**** Data in this exercise ****

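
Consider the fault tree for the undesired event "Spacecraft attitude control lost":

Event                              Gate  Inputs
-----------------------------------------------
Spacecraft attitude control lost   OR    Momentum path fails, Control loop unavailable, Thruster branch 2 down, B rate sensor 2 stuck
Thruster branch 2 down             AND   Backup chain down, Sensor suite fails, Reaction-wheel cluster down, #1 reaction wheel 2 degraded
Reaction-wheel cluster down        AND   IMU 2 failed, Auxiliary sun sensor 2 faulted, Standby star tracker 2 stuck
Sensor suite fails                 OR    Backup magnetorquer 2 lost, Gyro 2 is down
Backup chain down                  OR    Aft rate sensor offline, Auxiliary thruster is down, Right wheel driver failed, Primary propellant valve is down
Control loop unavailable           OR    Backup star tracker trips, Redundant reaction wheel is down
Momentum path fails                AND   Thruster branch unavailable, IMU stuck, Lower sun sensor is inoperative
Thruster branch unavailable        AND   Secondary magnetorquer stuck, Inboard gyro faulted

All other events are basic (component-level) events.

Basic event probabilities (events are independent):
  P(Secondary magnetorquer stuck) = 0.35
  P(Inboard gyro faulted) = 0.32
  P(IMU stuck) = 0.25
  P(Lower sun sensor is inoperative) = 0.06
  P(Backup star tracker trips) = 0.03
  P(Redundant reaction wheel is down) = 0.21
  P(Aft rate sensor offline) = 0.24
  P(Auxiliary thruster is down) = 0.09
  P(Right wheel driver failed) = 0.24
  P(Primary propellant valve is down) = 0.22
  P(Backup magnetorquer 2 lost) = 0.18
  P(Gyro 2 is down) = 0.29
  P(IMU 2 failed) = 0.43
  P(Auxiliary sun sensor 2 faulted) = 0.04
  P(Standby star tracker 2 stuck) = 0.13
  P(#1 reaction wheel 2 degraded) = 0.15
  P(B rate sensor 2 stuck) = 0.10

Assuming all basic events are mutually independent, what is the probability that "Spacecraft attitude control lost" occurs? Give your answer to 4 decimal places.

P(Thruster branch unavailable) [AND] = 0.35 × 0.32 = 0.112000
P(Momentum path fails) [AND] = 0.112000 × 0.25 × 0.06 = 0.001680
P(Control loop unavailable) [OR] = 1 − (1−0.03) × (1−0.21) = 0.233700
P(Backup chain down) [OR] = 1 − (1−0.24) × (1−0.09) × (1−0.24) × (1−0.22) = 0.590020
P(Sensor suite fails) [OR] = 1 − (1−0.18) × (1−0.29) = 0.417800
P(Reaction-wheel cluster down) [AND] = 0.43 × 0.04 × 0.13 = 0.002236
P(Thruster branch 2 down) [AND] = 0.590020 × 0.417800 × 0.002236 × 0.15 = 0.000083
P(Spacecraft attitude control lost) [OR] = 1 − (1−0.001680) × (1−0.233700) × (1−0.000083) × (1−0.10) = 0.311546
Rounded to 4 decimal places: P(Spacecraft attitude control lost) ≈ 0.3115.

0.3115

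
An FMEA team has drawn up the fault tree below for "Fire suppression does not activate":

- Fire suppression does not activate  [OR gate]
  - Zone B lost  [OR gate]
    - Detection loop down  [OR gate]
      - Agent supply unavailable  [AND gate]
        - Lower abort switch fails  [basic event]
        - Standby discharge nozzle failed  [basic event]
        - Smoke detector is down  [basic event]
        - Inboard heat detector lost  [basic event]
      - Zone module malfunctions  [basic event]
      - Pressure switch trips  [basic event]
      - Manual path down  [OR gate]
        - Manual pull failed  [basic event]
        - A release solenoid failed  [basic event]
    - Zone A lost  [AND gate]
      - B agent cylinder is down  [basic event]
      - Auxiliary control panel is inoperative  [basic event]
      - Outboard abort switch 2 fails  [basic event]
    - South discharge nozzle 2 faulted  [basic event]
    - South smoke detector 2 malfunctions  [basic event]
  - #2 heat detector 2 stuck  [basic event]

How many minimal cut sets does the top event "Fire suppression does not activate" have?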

****

*What is needed*:
Your job is to give the data above again exactly, in full.

*Exercise result*:
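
Consider the fault tree for the undesired event "Spacecraft attitude control lost":

Event                              Gate  Inputs
-----------------------------------------------
Spacecraft attitude control lost   OR    Momentum path fails, Control loop unavailable, Thruster branch 2 down, B rate sensor 2 stuck
Thruster branch 2 down             AND   Backup chain down, Sensor suite fails, Reaction-wheel cluster down, #1 reaction wheel 2 degraded
Reaction-wheel cluster down        AND   IMU 2 failed, Auxiliary sun sensor 2 faulted, Standby star tracker 2 stuck
Sensor suite fails                 OR    Backup magnetorquer 2 lost, Gyro 2 is down
Backup chain down                  OR    Aft rate sensor offline, Auxiliary thruster is down, Right wheel driver failed, Primary propellant valve is down
Control loop unavailable           OR    Backup star tracker trips, Redundant reaction wheel is down
Momentum path fails                AND   Thruster branch unavailable, IMU stuck, Lower sun sensor is inoperative
Thruster branch unavailable        AND   Secondary magnetorquer stuck, Inboard gyro faulted

All other events are basic (component-level) events.

Basic event probabilities (events are independent):
  P(Secondary magnetorquer stuck) = 0.35
  P(Inboard gyro faulted) = 0.32
  P(IMU stuck) = 0.25
  P(Lower sun sensor is inoperative) = 0.06
  P(Backup star tracker trips) = 0.03
  P(Redundant reaction wheel is down) = 0.21
  P(Aft rate sensor offline) = 0.24
  P(Auxiliary thruster is down) = 0.09
  P(Right wheel driver failed) = 0.24
  P(Primary propellant valve is down) = 0.22
  P(Backup magnetorquer 2 lost) = 0.18
  P(Gyro 2 is down) = 0.29
  P(IMU 2 failed) = 0.43
  P(Auxiliary sun sensor 2 faulted) = 0.04
  P(Standby star tracker 2 stuck) = 0.13
  P(#1 reaction wheel 2 degraded) = 0.15
  P(B rate sensor 2 stuck) = 0.10

Assuming all basic events are mutually independent, what is the probability that "Spacecraft attitude control lost" occurs? Give your answer to 4 decimal places.

P(Thruster branch unavailable) [AND] = 0.35 × 0.32 = 0.112000
P(Momentum path fails) [AND] = 0.112000 × 0.25 × 0.06 = 0.001680
P(Control loop unavailable) [OR] = 1 − (1−0.03) × (1−0.21) = 0.233700
P(Backup chain down) [OR] = 1 − (1−0.24) × (1−0.09) × (1−0.24) × (1−0.22) = 0.590020
P(Sensor suite fails) [OR] = 1 − (1−0.18) × (1−0.29) = 0.417800
P(Reaction-wheel cluster down) [AND] = 0.43 × 0.04 × 0.13 = 0.002236
P(Thruster branch 2 down) [AND] = 0.590020 × 0.417800 × 0.002236 × 0.15 = 0.000083
P(Spacecraft attitude control lost) [OR] = 1 − (1−0.001680) × (1−0.233700) × (1−0.000083) × (1−0.10) = 0.311546
Rounded to 4 decimal places: P(Spacecraft attitude control lost) ≈ 0.3115.

0.3115

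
An FMEA team has drawn up the fault tree below for "Fire suppression does not activate":

- Fire suppression does not activate  [OR gate]
  - Zone B lost  [OR gate]
    - Detection loop down  [OR gate]
      - Agent supply unavailable  [AND gate]
        - Lower abort switch fails  [basic event]
        - Standby discharge nozzle failed  [basic event]
        - Smoke detector is down  [basic event]
        - Inboard heat detector lost  [basic event]
      - Zone module malfunctions  [basic event]
      - Pressure switch trips  [basic event]
      - Manual path down  [OR gate]
        - Manual pull failed  [basic event]
        - A release solenoid failed  [basic event]
    - Zone A lost  [AND gate]
      - B agent cylinder is down  [basic event]
      - Auxiliary control panel is inoperative  [basic event]
      - Outboard abort switch 2 fails  [basic event]
    - South discharge nozzle 2 faulted  [basic event]
    - South smoke detector 2 malfunctions  [basic event]
  - #2 heat detector 2 stuck  [basic event]

How many minimal cut sets does the top event "Fire suppression does not activate" have?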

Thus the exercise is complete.